**The task**. Could you retype every line of the data underneath without altering anything?

Stored data entries:

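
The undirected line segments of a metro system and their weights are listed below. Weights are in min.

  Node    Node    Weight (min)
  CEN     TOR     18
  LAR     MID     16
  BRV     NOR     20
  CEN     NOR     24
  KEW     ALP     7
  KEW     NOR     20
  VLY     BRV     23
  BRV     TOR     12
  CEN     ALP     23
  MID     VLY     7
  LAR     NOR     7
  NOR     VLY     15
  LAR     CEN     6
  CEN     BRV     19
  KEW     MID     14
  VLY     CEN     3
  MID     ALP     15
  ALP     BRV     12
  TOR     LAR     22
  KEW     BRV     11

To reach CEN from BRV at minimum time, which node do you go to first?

Compare a few routes:
BRV → TOR → CEN: 12+18 = 30
BRV → CEN: 19 = 19
BRV → VLY → CEN: 23+3 = 26
The minimum is 19 min via BRV → CEN.
So from BRV the first move is to CEN.

CEN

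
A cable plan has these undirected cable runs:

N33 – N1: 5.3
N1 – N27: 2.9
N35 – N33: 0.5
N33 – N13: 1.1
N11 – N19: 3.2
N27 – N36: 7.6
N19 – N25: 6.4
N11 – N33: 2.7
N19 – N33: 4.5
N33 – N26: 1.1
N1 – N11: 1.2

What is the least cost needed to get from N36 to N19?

14.9

Running Dijkstra from N36:
N36: 0
N27: 7.6  (via N36)
N1: 10.5  (via N27)
N11: 11.7  (via N1)
N33: 14.4  (via N11)
N19: 14.9  (via N11)
Shortest route: N36 → N27 → N1 → N11 → N19 = 14.9.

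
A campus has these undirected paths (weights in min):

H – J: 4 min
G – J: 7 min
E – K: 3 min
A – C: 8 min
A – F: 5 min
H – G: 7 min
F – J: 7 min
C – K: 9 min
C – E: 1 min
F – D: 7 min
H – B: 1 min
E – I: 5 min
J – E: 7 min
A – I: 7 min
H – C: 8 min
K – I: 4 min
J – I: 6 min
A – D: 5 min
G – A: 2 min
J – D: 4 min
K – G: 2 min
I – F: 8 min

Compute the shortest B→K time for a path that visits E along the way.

13 min

Best B to E: B → H → C → E costing 10
Shortest E→K: E → K = 3
Total via E: 10 + 3 = 13 min.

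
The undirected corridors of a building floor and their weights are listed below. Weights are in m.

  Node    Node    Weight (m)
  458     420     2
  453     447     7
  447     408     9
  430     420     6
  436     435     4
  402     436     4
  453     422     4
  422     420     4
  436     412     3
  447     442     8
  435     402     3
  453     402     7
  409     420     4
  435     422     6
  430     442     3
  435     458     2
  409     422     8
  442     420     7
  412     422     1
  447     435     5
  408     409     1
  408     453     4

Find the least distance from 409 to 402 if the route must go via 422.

Shortest 409→422: 409–422 = 8
Best 422 to 402: 422–412–436–402 costing 8
Total via 422: 8 + 8 = 16 m.

16 m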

**Problem solution**.
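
The undirected line segments of a metro system and their weights are listed below. Weights are in min.

  Node    Node    Weight (min)
  CEN     TOR     18
  LAR     MID     16
  BRV     NOR     20
  CEN     NOR     24
  KEW     ALP     7
  KEW     NOR     20
  VLY     BRV     23
  BRV     TOR     12
  CEN     ALP     23
  MID     VLY     7
  LAR     NOR     7
  NOR     VLY     15
  LAR     CEN     6
  CEN     BRV     19
  KEW     MID     14
  VLY     CEN     3
  MID     ALP     15
  ALP     BRV     12
  TOR     LAR     22
  KEW     BRV     11

To reach CEN from BRV at minimum time, which node do you go to first?

Compare a few routes:
BRV → TOR → CEN: 12+18 = 30
BRV → CEN: 19 = 19
BRV → VLY → CEN: 23+3 = 26
The minimum is 19 min via BRV → CEN.
So from BRV the first move is to CEN.

CEN

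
A cable plan has these undirected cable runs:

N33 – N1: 5.3
N1 – N27: 2.9
N35 – N33: 0.5
N33 – N13: 1.1
N11 – N19: 3.2
N27 – N36: 7.6
N19 – N25: 6.4
N11 – N33: 2.7
N19 – N33: 4.5
N33 – N26: 1.1
N1 – N11: 1.2

What is the least cost needed to get from N36 to N19?

14.9

Running Dijkstra from N36:
N36: 0
N27: 7.6  (via N36)
N1: 10.5  (via N27)
N11: 11.7  (via N1)
N33: 14.4  (via N11)
N19: 14.9  (via N11)
Shortest route: N36 → N27 → N1 → N11 → N19 = 14.9.

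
A campus has these undirected paths (weights in min):

H – J: 4 min
G – J: 7 min
E – K: 3 min
A – C: 8 min
A – F: 5 min
H – G: 7 min
F – J: 7 min
C – K: 9 min
C – E: 1 min
F – D: 7 min
H – B: 1 min
E – I: 5 min
J – E: 7 min
A – I: 7 min
H – C: 8 min
K – I: 4 min
J – I: 6 min
A – D: 5 min
G – A: 2 min
J – D: 4 min
K – G: 2 min
I – F: 8 min

Compute the shortest B→K time for a path that visits E along the way.

13 min

Best B to E: B → H → C → E costing 10
Shortest E→K: E → K = 3
Total via E: 10 + 3 = 13 min.

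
The undirected corridors of a building floor and their weights are listed below. Weights are in m.

  Node    Node    Weight (m)
  458     420     2
  453     447     7
  447     408     9
  430     420     6
  436     435     4
  402     436     4
  453     422     4
  422     420     4
  436     412     3
  447     442     8
  435     402     3
  453     402     7
  409     420     4
  435     422     6
  430     442     3
  435     458     2
  409     422     8
  442     420     7
  412     422     1
  447     435     5
  408     409     1
  408     453     4

Find the least distance from 409 to 402 if the route must go via 422.

Shortest 409→422: 409–422 = 8
Best 422 to 402: 422–412–436–402 costing 8
Total via 422: 8 + 8 = 16 m.

16 m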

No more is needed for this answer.